- _What you have to do_
The entries below must be restated word for word.

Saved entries
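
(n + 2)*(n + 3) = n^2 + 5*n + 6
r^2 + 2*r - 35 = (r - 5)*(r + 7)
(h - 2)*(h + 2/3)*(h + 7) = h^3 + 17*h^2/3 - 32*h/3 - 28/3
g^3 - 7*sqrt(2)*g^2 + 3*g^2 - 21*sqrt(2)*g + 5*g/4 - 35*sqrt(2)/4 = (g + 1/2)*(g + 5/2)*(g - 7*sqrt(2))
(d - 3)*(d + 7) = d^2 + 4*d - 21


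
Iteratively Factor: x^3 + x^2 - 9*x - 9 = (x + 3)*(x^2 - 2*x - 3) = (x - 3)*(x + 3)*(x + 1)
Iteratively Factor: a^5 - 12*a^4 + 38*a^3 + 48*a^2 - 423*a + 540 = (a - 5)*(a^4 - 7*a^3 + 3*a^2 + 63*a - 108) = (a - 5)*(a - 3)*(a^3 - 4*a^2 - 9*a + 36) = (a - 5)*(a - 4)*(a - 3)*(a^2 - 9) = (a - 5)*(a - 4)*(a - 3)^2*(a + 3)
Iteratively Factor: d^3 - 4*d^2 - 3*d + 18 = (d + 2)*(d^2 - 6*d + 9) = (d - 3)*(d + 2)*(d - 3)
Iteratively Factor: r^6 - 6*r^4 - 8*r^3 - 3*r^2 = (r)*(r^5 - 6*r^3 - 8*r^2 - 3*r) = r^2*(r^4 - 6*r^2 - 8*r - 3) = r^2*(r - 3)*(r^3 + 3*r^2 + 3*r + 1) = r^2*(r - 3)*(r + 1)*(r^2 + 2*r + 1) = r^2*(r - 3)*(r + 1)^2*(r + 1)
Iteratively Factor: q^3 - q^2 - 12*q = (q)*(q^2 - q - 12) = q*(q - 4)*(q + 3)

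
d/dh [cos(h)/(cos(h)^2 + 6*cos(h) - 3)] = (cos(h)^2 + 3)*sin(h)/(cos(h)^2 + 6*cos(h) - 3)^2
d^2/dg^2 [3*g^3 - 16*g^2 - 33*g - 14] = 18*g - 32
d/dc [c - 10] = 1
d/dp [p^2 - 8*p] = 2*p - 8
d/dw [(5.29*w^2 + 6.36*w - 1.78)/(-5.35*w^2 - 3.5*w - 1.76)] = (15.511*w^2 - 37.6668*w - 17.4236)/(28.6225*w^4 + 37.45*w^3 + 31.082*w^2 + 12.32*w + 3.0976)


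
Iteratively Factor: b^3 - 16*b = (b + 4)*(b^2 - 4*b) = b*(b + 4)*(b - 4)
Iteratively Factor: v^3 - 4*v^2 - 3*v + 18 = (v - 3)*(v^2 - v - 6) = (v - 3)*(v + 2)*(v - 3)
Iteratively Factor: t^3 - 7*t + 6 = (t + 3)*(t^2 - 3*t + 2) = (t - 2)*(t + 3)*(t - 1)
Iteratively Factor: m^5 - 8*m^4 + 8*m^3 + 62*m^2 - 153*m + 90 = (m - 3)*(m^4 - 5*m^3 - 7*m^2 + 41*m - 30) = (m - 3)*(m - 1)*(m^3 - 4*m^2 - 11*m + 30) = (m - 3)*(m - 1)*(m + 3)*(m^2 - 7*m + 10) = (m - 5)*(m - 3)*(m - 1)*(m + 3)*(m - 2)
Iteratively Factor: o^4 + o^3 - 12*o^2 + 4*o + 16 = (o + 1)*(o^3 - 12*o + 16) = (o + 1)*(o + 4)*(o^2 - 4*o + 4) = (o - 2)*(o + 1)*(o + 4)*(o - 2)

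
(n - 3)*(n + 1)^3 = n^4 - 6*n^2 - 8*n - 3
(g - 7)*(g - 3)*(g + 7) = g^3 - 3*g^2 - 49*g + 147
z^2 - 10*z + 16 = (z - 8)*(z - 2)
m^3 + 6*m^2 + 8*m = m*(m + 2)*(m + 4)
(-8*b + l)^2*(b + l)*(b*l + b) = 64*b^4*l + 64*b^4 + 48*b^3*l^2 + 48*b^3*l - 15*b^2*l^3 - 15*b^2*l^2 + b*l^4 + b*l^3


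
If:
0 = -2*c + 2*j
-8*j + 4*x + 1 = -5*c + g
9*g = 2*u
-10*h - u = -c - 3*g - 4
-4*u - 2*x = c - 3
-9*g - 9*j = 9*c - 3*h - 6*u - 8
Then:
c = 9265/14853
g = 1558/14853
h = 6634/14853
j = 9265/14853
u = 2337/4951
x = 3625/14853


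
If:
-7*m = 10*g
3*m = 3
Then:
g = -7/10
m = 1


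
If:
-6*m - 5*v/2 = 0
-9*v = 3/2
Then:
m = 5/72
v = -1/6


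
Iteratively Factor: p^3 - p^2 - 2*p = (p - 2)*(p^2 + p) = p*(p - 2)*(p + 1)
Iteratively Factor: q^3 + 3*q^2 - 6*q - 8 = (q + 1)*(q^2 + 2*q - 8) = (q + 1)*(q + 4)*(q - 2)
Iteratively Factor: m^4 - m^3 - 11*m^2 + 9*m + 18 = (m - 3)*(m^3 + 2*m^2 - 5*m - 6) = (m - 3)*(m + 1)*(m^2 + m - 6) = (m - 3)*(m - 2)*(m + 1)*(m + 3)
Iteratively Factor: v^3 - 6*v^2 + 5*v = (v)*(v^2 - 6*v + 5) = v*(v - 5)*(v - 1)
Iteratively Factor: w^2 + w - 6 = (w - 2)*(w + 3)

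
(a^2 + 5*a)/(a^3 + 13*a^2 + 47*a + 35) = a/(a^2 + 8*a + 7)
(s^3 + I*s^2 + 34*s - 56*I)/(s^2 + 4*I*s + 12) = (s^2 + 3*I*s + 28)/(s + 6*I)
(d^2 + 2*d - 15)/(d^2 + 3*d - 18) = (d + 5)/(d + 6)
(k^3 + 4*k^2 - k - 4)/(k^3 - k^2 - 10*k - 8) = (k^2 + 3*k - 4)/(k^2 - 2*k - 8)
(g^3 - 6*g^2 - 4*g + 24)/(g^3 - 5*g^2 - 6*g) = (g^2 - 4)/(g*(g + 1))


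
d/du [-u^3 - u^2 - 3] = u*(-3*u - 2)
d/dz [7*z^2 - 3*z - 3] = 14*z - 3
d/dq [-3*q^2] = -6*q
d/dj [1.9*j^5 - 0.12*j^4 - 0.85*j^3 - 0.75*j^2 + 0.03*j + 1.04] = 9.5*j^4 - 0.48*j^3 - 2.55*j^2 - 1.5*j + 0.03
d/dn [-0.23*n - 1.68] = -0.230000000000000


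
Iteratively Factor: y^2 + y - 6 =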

- _Written solution_
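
(n + 2)*(n + 3) = n^2 + 5*n + 6
r^2 + 2*r - 35 = (r - 5)*(r + 7)
(h - 2)*(h + 2/3)*(h + 7) = h^3 + 17*h^2/3 - 32*h/3 - 28/3
g^3 - 7*sqrt(2)*g^2 + 3*g^2 - 21*sqrt(2)*g + 5*g/4 - 35*sqrt(2)/4 = (g + 1/2)*(g + 5/2)*(g - 7*sqrt(2))
(d - 3)*(d + 7) = d^2 + 4*d - 21


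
Iteratively Factor: x^3 + x^2 - 9*x - 9 = (x + 3)*(x^2 - 2*x - 3) = (x - 3)*(x + 3)*(x + 1)
Iteratively Factor: a^5 - 12*a^4 + 38*a^3 + 48*a^2 - 423*a + 540 = (a - 5)*(a^4 - 7*a^3 + 3*a^2 + 63*a - 108) = (a - 5)*(a - 3)*(a^3 - 4*a^2 - 9*a + 36) = (a - 5)*(a - 4)*(a - 3)*(a^2 - 9) = (a - 5)*(a - 4)*(a - 3)^2*(a + 3)
Iteratively Factor: d^3 - 4*d^2 - 3*d + 18 = (d + 2)*(d^2 - 6*d + 9) = (d - 3)*(d + 2)*(d - 3)
Iteratively Factor: r^6 - 6*r^4 - 8*r^3 - 3*r^2 = (r)*(r^5 - 6*r^3 - 8*r^2 - 3*r) = r^2*(r^4 - 6*r^2 - 8*r - 3) = r^2*(r - 3)*(r^3 + 3*r^2 + 3*r + 1) = r^2*(r - 3)*(r + 1)*(r^2 + 2*r + 1) = r^2*(r - 3)*(r + 1)^2*(r + 1)
Iteratively Factor: q^3 - q^2 - 12*q = (q)*(q^2 - q - 12) = q*(q - 4)*(q + 3)

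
d/dh [cos(h)/(cos(h)^2 + 6*cos(h) - 3)] = (cos(h)^2 + 3)*sin(h)/(cos(h)^2 + 6*cos(h) - 3)^2
d^2/dg^2 [3*g^3 - 16*g^2 - 33*g - 14] = 18*g - 32
d/dc [c - 10] = 1
d/dp [p^2 - 8*p] = 2*p - 8
d/dw [(5.29*w^2 + 6.36*w - 1.78)/(-5.35*w^2 - 3.5*w - 1.76)] = (15.511*w^2 - 37.6668*w - 17.4236)/(28.6225*w^4 + 37.45*w^3 + 31.082*w^2 + 12.32*w + 3.0976)


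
Iteratively Factor: b^3 - 16*b = (b + 4)*(b^2 - 4*b) = b*(b + 4)*(b - 4)
Iteratively Factor: v^3 - 4*v^2 - 3*v + 18 = (v - 3)*(v^2 - v - 6) = (v - 3)*(v + 2)*(v - 3)
Iteratively Factor: t^3 - 7*t + 6 = (t + 3)*(t^2 - 3*t + 2) = (t - 2)*(t + 3)*(t - 1)
Iteratively Factor: m^5 - 8*m^4 + 8*m^3 + 62*m^2 - 153*m + 90 = (m - 3)*(m^4 - 5*m^3 - 7*m^2 + 41*m - 30) = (m - 3)*(m - 1)*(m^3 - 4*m^2 - 11*m + 30) = (m - 3)*(m - 1)*(m + 3)*(m^2 - 7*m + 10) = (m - 5)*(m - 3)*(m - 1)*(m + 3)*(m - 2)
Iteratively Factor: o^4 + o^3 - 12*o^2 + 4*o + 16 = (o + 1)*(o^3 - 12*o + 16) = (o + 1)*(o + 4)*(o^2 - 4*o + 4) = (o - 2)*(o + 1)*(o + 4)*(o - 2)

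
(n - 3)*(n + 1)^3 = n^4 - 6*n^2 - 8*n - 3
(g - 7)*(g - 3)*(g + 7) = g^3 - 3*g^2 - 49*g + 147
z^2 - 10*z + 16 = (z - 8)*(z - 2)
m^3 + 6*m^2 + 8*m = m*(m + 2)*(m + 4)
(-8*b + l)^2*(b + l)*(b*l + b) = 64*b^4*l + 64*b^4 + 48*b^3*l^2 + 48*b^3*l - 15*b^2*l^3 - 15*b^2*l^2 + b*l^4 + b*l^3


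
If:
0 = -2*c + 2*j
-8*j + 4*x + 1 = -5*c + g
9*g = 2*u
-10*h - u = -c - 3*g - 4
-4*u - 2*x = c - 3
-9*g - 9*j = 9*c - 3*h - 6*u - 8
Then:
c = 9265/14853
g = 1558/14853
h = 6634/14853
j = 9265/14853
u = 2337/4951
x = 3625/14853


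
If:
-7*m = 10*g
3*m = 3
Then:
g = -7/10
m = 1


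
If:
-6*m - 5*v/2 = 0
-9*v = 3/2
Then:
m = 5/72
v = -1/6


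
Iteratively Factor: p^3 - p^2 - 2*p = (p - 2)*(p^2 + p) = p*(p - 2)*(p + 1)
Iteratively Factor: q^3 + 3*q^2 - 6*q - 8 = (q + 1)*(q^2 + 2*q - 8) = (q + 1)*(q + 4)*(q - 2)
Iteratively Factor: m^4 - m^3 - 11*m^2 + 9*m + 18 = (m - 3)*(m^3 + 2*m^2 - 5*m - 6) = (m - 3)*(m + 1)*(m^2 + m - 6) = (m - 3)*(m - 2)*(m + 1)*(m + 3)
Iteratively Factor: v^3 - 6*v^2 + 5*v = (v)*(v^2 - 6*v + 5) = v*(v - 5)*(v - 1)
Iteratively Factor: w^2 + w - 6 = (w - 2)*(w + 3)

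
(a^2 + 5*a)/(a^3 + 13*a^2 + 47*a + 35) = a/(a^2 + 8*a + 7)
(s^3 + I*s^2 + 34*s - 56*I)/(s^2 + 4*I*s + 12) = (s^2 + 3*I*s + 28)/(s + 6*I)
(d^2 + 2*d - 15)/(d^2 + 3*d - 18) = (d + 5)/(d + 6)
(k^3 + 4*k^2 - k - 4)/(k^3 - k^2 - 10*k - 8) = (k^2 + 3*k - 4)/(k^2 - 2*k - 8)
(g^3 - 6*g^2 - 4*g + 24)/(g^3 - 5*g^2 - 6*g) = (g^2 - 4)/(g*(g + 1))


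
d/du [-u^3 - u^2 - 3] = u*(-3*u - 2)
d/dz [7*z^2 - 3*z - 3] = 14*z - 3
d/dq [-3*q^2] = -6*q
d/dj [1.9*j^5 - 0.12*j^4 - 0.85*j^3 - 0.75*j^2 + 0.03*j + 1.04] = 9.5*j^4 - 0.48*j^3 - 2.55*j^2 - 1.5*j + 0.03
d/dn [-0.23*n - 1.68] = -0.230000000000000


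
Iteratively Factor: y^2 + y - 6 =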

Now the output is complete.